(ENTRIES SHOWN Opens)

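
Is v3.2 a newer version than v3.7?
No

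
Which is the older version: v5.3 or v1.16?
v1.16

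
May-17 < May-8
False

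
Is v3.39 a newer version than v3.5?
Yes. Version numbers are compared segment by segment as integers, not as decimals: minor version 39 > 5, so v3.39 > v3.5 (even though the decimal 3.39 < 3.5).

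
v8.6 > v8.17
False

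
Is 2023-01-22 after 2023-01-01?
Yes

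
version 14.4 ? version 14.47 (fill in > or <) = <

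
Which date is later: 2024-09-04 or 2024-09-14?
2024-09-14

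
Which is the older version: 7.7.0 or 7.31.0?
7.7.0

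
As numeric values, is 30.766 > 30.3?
True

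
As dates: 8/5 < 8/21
True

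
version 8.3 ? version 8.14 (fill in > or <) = <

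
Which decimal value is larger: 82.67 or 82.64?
82.67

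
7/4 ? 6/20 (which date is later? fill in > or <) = >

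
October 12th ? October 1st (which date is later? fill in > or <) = >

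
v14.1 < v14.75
True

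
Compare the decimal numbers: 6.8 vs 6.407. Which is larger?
6.8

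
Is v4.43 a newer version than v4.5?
Yes. Version numbers are compared segment by segment as integers, not as decimals: minor version 43 > 5, so v4.43 > v4.5 (even though the decimal 4.43 < 4.5).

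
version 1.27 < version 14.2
True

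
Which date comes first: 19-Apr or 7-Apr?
7-Apr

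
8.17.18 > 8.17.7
True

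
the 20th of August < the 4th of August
False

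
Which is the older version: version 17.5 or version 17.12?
version 17.5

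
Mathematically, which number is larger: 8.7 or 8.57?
8.7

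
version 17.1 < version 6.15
False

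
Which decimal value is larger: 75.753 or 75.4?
75.753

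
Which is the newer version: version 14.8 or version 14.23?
version 14.23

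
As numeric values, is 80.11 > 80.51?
False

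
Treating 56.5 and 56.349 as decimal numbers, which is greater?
56.5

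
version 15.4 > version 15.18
False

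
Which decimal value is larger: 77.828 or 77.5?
77.828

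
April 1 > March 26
True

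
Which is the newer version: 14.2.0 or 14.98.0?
14.98.0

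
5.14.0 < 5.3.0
False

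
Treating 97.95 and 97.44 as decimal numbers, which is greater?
97.95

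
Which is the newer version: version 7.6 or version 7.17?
version 7.17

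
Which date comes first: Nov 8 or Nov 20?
Nov 8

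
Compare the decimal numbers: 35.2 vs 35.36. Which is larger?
35.36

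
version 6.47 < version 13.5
True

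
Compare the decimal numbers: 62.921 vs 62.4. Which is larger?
62.921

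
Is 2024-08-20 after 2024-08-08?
Yes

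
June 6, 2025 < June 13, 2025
True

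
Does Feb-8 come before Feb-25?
Yes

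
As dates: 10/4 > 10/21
False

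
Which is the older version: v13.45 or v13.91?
v13.45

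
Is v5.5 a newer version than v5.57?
No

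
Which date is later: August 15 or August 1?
August 15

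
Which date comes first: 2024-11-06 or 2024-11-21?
2024-11-06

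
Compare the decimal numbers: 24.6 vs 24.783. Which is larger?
24.783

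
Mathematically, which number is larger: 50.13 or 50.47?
50.47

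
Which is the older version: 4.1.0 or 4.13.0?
4.1.0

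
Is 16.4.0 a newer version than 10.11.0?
Yes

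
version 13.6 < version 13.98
True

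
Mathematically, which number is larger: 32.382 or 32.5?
32.5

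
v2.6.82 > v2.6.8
True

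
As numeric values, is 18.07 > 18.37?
False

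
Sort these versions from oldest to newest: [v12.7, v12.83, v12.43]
[v12.7, v12.43, v12.83]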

(ENTRIES SHOWN Closes)

__TASK GOAL__. Where a line of the data holds the word "fill", copy that line.

__SOLUTION BELOW__.
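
version 14.4 ? version 14.47 (fill in > or <) = <
version 8.3 ? version 8.14 (fill in > or <) = <
7/4 ? 6/20 (which date is later? fill in > or <) = >
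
October 12th ? October 1st (which date is later? fill in > or <) = >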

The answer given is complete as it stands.